#### Task input

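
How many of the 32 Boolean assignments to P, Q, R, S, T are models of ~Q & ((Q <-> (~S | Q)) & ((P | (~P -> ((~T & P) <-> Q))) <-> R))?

Initial set: {T (~Q & ((Q <-> (~S | Q)) & ((P | (~P -> ((~T & P) <-> Q))) <-> R)))}.
T (~Q & ((Q <-> (~S | Q)) & ((P | (~P -> ((~T & P) <-> Q))) <-> R))): α-rule — add T ~Q, T ((Q <-> (~S | Q)) & ((P | (~P -> ((~T & P) <-> Q))) <-> R)).
T ((Q <-> (~S | Q)) & ((P | (~P -> ((~T & P) <-> Q))) <-> R)): α-rule — add T (Q <-> (~S | Q)), T ((P | (~P -> ((~T & P) <-> Q))) <-> R).
T (Q <-> (~S | Q)): β-rule — branch into T Q, T (~S | Q)  //  F Q, F (~S | Q).
  branch 1 (add T Q, T (~S | Q)):
    × closes — contains both Q and ~Q.
  branch 2 (add F Q, F (~S | Q)):
    F (~S | Q): α-rule — add F ~S, F Q.
    T ((P | (~P -> ((~T & P) <-> Q))) <-> R): β-rule — branch into T (P | (~P -> ((~T & P) <-> Q))), T R  //  F (P | (~P -> ((~T & P) <-> Q))), F R.
      branch 2.1 (add T (P | (~P -> ((~T & P) <-> Q))), T R):
        T (P | (~P -> ((~T & P) <-> Q))): β-rule — branch into T P  //  T (~P -> ((~T & P) <-> Q)).
          branch 2.1.1 (add T P):
            ○ open, literals {P=1, Q=0, R=1, S=1}.
          branch 2.1.2 (add T (~P -> ((~T & P) <-> Q))):
            T (~P -> ((~T & P) <-> Q)): β-rule — branch into F ~P  //  T ((~T & P) <-> Q).
              branch 2.1.2.1 (add F ~P):
                ○ open, literals {P=1, Q=0, R=1, S=1}.
              branch 2.1.2.2 (add T ((~T & P) <-> Q)):
                T ((~T & P) <-> Q): β-rule — branch into T (~T & P), T Q  //  F (~T & P), F Q.
                  branch 2.1.2.2.1 (add T (~T & P), T Q):
                    × closes — contains both Q and ~Q.
                  branch 2.1.2.2.2 (add F (~T & P), F Q):
                    F (~T & P): β-rule — branch into F ~T  //  F P.
                      branch 2.1.2.2.2.1 (add F ~T):
                        ○ open, literals {Q=0, R=1, S=1, T=1}.
                      branch 2.1.2.2.2.2 (add F P):
                        ○ open, literals {P=0, Q=0, R=1, S=1}.
      branch 2.2 (add F (P | (~P -> ((~T & P) <-> Q))), F R):
        F (P | (~P -> ((~T & P) <-> Q))): α-rule — add F P, F (~P -> ((~T & P) <-> Q)).
        F (~P -> ((~T & P) <-> Q)): α-rule — add T ~P, F ((~T & P) <-> Q).
        F ((~T & P) <-> Q): β-rule — branch into T (~T & P), F Q  //  F (~T & P), T Q.
          branch 2.2.1 (add T (~T & P), F Q):
            T (~T & P): α-rule — add T ~T, T P.
            × closes — contains both P and ~P.
          branch 2.2.2 (add F (~T & P), T Q):
            × closes — contains both Q and ~Q.
4 branches closed, 4 open.
Each open branch fixes some atoms; the unmentioned ones are free. Counting distinct full assignments: branch {P=1, Q=0, R=1, S=1} (T) contributes 2 new; branch {P=1, Q=0, R=1, S=1} (T) contributes 0 new; branch {Q=0, R=1, S=1, T=1} (P) contributes 1 new; branch {P=0, Q=0, R=1, S=1} (T) contributes 1 new. Total: 4.

4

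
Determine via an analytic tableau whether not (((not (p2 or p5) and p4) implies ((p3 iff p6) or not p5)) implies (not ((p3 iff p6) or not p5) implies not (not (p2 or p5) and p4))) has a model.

Unsatisfiable

Initial set: {not (((not (p2 or p5) and p4) implies ((p3 iff p6) or not p5)) implies (not ((p3 iff p6) or not p5) implies not (not (p2 or p5) and p4)))}.
not (((not (p2 or p5) and p4) implies ((p3 iff p6) or not p5)) implies (not ((p3 iff p6) or not p5) implies not (not (p2 or p5) and p4))): α-rule — add ((not (p2 or p5) and p4) implies ((p3 iff p6) or not p5)), not (not ((p3 iff p6) or not p5) implies not (not (p2 or p5) and p4)).
not (not ((p3 iff p6) or not p5) implies not (not (p2 or p5) and p4)): α-rule — add not ((p3 iff p6) or not p5), not not (not (p2 or p5) and p4).
not ((p3 iff p6) or not p5): α-rule — add not (p3 iff p6), not not p5.
not not (not (p2 or p5) and p4): α-rule — add not (p2 or p5), p4.
not (p2 or p5): α-rule — add not p2, not p5.
× closes — contains both p5 and not p5.
All 1 branch closes.
Every branch closed; the formula is unsatisfiable.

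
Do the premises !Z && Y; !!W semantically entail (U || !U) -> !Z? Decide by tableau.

Yes

Initial set: {(!Z && Y); !!W; !((U || !U) -> !Z)}.
(!Z && Y): α-rule — add !Z, Y.
!!W: drop double negation, giving W.
!((U || !U) -> !Z): α-rule — add (U || !U), !!Z.
× closes — contains both Z and !Z.
All 1 branch closes.
Every branch closed, so the premises entail the conclusion.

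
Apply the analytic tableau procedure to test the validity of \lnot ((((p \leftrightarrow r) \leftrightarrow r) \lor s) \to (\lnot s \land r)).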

########

**Work task**
Copy out every record exactly; leave nothing out.

**Worked solution**
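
How many of the 32 Boolean assignments to P, Q, R, S, T are models of ~Q & ((Q <-> (~S | Q)) & ((P | (~P -> ((~T & P) <-> Q))) <-> R))?

Initial set: {T (~Q & ((Q <-> (~S | Q)) & ((P | (~P -> ((~T & P) <-> Q))) <-> R)))}.
T (~Q & ((Q <-> (~S | Q)) & ((P | (~P -> ((~T & P) <-> Q))) <-> R))): α-rule — add T ~Q, T ((Q <-> (~S | Q)) & ((P | (~P -> ((~T & P) <-> Q))) <-> R)).
T ((Q <-> (~S | Q)) & ((P | (~P -> ((~T & P) <-> Q))) <-> R)): α-rule — add T (Q <-> (~S | Q)), T ((P | (~P -> ((~T & P) <-> Q))) <-> R).
T (Q <-> (~S | Q)): β-rule — branch into T Q, T (~S | Q)  //  F Q, F (~S | Q).
  branch 1 (add T Q, T (~S | Q)):
    × closes — contains both Q and ~Q.
  branch 2 (add F Q, F (~S | Q)):
    F (~S | Q): α-rule — add F ~S, F Q.
    T ((P | (~P -> ((~T & P) <-> Q))) <-> R): β-rule — branch into T (P | (~P -> ((~T & P) <-> Q))), T R  //  F (P | (~P -> ((~T & P) <-> Q))), F R.
      branch 2.1 (add T (P | (~P -> ((~T & P) <-> Q))), T R):
        T (P | (~P -> ((~T & P) <-> Q))): β-rule — branch into T P  //  T (~P -> ((~T & P) <-> Q)).
          branch 2.1.1 (add T P):
            ○ open, literals {P=1, Q=0, R=1, S=1}.
          branch 2.1.2 (add T (~P -> ((~T & P) <-> Q))):
            T (~P -> ((~T & P) <-> Q)): β-rule — branch into F ~P  //  T ((~T & P) <-> Q).
              branch 2.1.2.1 (add F ~P):
                ○ open, literals {P=1, Q=0, R=1, S=1}.
              branch 2.1.2.2 (add T ((~T & P) <-> Q)):
                T ((~T & P) <-> Q): β-rule — branch into T (~T & P), T Q  //  F (~T & P), F Q.
                  branch 2.1.2.2.1 (add T (~T & P), T Q):
                    × closes — contains both Q and ~Q.
                  branch 2.1.2.2.2 (add F (~T & P), F Q):
                    F (~T & P): β-rule — branch into F ~T  //  F P.
                      branch 2.1.2.2.2.1 (add F ~T):
                        ○ open, literals {Q=0, R=1, S=1, T=1}.
                      branch 2.1.2.2.2.2 (add F P):
                        ○ open, literals {P=0, Q=0, R=1, S=1}.
      branch 2.2 (add F (P | (~P -> ((~T & P) <-> Q))), F R):
        F (P | (~P -> ((~T & P) <-> Q))): α-rule — add F P, F (~P -> ((~T & P) <-> Q)).
        F (~P -> ((~T & P) <-> Q)): α-rule — add T ~P, F ((~T & P) <-> Q).
        F ((~T & P) <-> Q): β-rule — branch into T (~T & P), F Q  //  F (~T & P), T Q.
          branch 2.2.1 (add T (~T & P), F Q):
            T (~T & P): α-rule — add T ~T, T P.
            × closes — contains both P and ~P.
          branch 2.2.2 (add F (~T & P), T Q):
            × closes — contains both Q and ~Q.
4 branches closed, 4 open.
Each open branch fixes some atoms; the unmentioned ones are free. Counting distinct full assignments: branch {P=1, Q=0, R=1, S=1} (T) contributes 2 new; branch {P=1, Q=0, R=1, S=1} (T) contributes 0 new; branch {Q=0, R=1, S=1, T=1} (P) contributes 1 new; branch {P=0, Q=0, R=1, S=1} (T) contributes 1 new. Total: 4.

4

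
Determine via an analytic tableau whether not (((not (p2 or p5) and p4) implies ((p3 iff p6) or not p5)) implies (not ((p3 iff p6) or not p5) implies not (not (p2 or p5) and p4))) has a model.

Unsatisfiable

Initial set: {not (((not (p2 or p5) and p4) implies ((p3 iff p6) or not p5)) implies (not ((p3 iff p6) or not p5) implies not (not (p2 or p5) and p4)))}.
not (((not (p2 or p5) and p4) implies ((p3 iff p6) or not p5)) implies (not ((p3 iff p6) or not p5) implies not (not (p2 or p5) and p4))): α-rule — add ((not (p2 or p5) and p4) implies ((p3 iff p6) or not p5)), not (not ((p3 iff p6) or not p5) implies not (not (p2 or p5) and p4)).
not (not ((p3 iff p6) or not p5) implies not (not (p2 or p5) and p4)): α-rule — add not ((p3 iff p6) or not p5), not not (not (p2 or p5) and p4).
not ((p3 iff p6) or not p5): α-rule — add not (p3 iff p6), not not p5.
not not (not (p2 or p5) and p4): α-rule — add not (p2 or p5), p4.
not (p2 or p5): α-rule — add not p2, not p5.
× closes — contains both p5 and not p5.
All 1 branch closes.
Every branch closed; the formula is unsatisfiable.

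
Do the premises !Z && Y; !!W semantically entail (U || !U) -> !Z? Decide by tableau.

Yes

Initial set: {(!Z && Y); !!W; !((U || !U) -> !Z)}.
(!Z && Y): α-rule — add !Z, Y.
!!W: drop double negation, giving W.
!((U || !U) -> !Z): α-rule — add (U || !U), !!Z.
× closes — contains both Z and !Z.
All 1 branch closes.
Every branch closed, so the premises entail the conclusion.

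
Apply the analytic tableau procedure to test the validity of \lnot ((((p \leftrightarrow r) \leftrightarrow r) \lor s) \to (\lnot s \land r)).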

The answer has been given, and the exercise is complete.